PROMPT: Transcribe the stretch of entries below from the line with "Let g(P, l)" through the line with "Answer: Rational(-2202731, 4) ≈ -5.5068e+5", exactly and with both ends included; leave out all other lines.

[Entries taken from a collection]
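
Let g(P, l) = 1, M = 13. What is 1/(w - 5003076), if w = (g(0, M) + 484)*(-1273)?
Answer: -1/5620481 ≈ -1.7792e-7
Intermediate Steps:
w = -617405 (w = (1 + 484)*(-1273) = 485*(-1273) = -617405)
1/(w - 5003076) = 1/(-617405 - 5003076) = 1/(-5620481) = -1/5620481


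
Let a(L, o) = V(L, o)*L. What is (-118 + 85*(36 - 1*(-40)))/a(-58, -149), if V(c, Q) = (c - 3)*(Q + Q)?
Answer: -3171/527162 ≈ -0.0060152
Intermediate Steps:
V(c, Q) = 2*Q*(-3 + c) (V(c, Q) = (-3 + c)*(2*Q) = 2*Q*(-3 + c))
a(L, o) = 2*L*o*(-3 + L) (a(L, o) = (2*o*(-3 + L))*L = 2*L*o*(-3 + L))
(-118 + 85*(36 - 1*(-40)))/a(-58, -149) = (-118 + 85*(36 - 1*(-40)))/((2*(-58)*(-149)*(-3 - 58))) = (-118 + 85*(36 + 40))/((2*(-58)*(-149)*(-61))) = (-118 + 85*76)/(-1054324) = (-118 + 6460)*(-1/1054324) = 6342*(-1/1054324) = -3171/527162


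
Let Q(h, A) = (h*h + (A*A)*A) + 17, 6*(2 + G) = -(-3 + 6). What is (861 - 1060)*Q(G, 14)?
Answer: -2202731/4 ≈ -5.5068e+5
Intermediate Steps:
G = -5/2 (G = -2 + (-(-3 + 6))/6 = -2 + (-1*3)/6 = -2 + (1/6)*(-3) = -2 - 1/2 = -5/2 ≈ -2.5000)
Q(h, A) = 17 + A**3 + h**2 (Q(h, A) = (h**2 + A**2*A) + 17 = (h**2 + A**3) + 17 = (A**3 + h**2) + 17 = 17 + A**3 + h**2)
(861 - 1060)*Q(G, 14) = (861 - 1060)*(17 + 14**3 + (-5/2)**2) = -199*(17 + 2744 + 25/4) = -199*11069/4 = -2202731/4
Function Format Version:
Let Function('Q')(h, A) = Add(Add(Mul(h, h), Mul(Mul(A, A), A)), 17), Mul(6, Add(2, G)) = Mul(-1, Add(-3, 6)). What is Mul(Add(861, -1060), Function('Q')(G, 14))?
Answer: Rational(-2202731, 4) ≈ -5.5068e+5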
---
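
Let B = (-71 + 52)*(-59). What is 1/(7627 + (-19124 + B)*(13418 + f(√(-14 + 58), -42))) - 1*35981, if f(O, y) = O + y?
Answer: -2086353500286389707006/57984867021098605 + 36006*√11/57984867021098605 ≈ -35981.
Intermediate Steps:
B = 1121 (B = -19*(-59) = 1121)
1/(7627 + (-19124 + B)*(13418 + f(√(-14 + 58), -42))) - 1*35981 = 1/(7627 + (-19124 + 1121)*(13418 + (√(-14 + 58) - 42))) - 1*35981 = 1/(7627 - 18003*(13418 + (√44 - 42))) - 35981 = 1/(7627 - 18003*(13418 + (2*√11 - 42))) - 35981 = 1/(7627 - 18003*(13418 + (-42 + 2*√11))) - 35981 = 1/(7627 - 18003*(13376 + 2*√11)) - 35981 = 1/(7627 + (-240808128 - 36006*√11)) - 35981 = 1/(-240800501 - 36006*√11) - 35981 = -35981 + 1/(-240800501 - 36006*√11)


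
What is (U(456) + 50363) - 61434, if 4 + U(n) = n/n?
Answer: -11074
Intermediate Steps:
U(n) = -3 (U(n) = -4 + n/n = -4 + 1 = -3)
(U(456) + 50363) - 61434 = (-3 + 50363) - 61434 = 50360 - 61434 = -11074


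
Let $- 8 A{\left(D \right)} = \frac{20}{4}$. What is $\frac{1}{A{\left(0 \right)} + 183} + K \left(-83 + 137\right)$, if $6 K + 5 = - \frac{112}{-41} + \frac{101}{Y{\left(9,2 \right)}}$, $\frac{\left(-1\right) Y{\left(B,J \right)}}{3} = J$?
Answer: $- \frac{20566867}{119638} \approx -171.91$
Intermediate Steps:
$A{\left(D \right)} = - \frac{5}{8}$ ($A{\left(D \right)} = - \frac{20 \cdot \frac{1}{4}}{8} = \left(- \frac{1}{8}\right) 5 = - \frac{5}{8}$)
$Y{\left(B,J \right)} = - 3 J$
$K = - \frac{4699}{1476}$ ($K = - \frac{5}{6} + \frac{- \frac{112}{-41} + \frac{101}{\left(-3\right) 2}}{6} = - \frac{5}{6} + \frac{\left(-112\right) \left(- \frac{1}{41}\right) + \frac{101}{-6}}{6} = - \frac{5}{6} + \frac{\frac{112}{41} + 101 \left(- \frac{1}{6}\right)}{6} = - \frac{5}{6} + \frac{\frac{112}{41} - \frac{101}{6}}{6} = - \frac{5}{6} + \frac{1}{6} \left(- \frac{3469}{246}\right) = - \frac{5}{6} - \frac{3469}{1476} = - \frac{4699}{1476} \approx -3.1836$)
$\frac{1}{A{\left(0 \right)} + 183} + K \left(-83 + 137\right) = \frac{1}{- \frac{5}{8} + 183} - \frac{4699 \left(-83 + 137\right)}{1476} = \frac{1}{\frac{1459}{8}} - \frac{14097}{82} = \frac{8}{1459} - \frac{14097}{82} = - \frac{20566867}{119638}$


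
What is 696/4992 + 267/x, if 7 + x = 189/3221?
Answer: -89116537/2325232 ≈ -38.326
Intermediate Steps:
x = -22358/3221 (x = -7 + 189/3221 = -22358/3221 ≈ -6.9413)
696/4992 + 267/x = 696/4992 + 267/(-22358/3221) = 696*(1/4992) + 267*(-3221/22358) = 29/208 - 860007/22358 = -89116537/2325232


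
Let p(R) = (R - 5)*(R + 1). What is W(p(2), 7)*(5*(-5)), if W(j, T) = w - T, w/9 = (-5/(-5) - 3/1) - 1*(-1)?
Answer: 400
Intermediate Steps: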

WRITTEN RESPONSE:
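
Let g(P, l) = 1, M = 13. What is 1/(w - 5003076), if w = (g(0, M) + 484)*(-1273)?
Answer: -1/5620481 ≈ -1.7792e-7
Intermediate Steps:
w = -617405 (w = (1 + 484)*(-1273) = 485*(-1273) = -617405)
1/(w - 5003076) = 1/(-617405 - 5003076) = 1/(-5620481) = -1/5620481


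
Let a(L, o) = V(L, o)*L. What is (-118 + 85*(36 - 1*(-40)))/a(-58, -149), if V(c, Q) = (c - 3)*(Q + Q)?
Answer: -3171/527162 ≈ -0.0060152
Intermediate Steps:
V(c, Q) = 2*Q*(-3 + c) (V(c, Q) = (-3 + c)*(2*Q) = 2*Q*(-3 + c))
a(L, o) = 2*L*o*(-3 + L) (a(L, o) = (2*o*(-3 + L))*L = 2*L*o*(-3 + L))
(-118 + 85*(36 - 1*(-40)))/a(-58, -149) = (-118 + 85*(36 - 1*(-40)))/((2*(-58)*(-149)*(-3 - 58))) = (-118 + 85*(36 + 40))/((2*(-58)*(-149)*(-61))) = (-118 + 85*76)/(-1054324) = (-118 + 6460)*(-1/1054324) = 6342*(-1/1054324) = -3171/527162


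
Let Q(h, A) = (h*h + (A*A)*A) + 17, 6*(2 + G) = -(-3 + 6). What is (861 - 1060)*Q(G, 14)?
Answer: -2202731/4 ≈ -5.5068e+5
Intermediate Steps:
G = -5/2 (G = -2 + (-(-3 + 6))/6 = -2 + (-1*3)/6 = -2 + (1/6)*(-3) = -2 - 1/2 = -5/2 ≈ -2.5000)
Q(h, A) = 17 + A**3 + h**2 (Q(h, A) = (h**2 + A**2*A) + 17 = (h**2 + A**3) + 17 = (A**3 + h**2) + 17 = 17 + A**3 + h**2)
(861 - 1060)*Q(G, 14) = (861 - 1060)*(17 + 14**3 + (-5/2)**2) = -199*(17 + 2744 + 25/4) = -199*11069/4 = -2202731/4
Function Format Version:
Let Function('Q')(h, A) = Add(Add(Mul(h, h), Mul(Mul(A, A), A)), 17), Mul(6, Add(2, G)) = Mul(-1, Add(-3, 6)). What is Mul(Add(861, -1060), Function('Q')(G, 14))?
Answer: Rational(-2202731, 4) ≈ -5.5068e+5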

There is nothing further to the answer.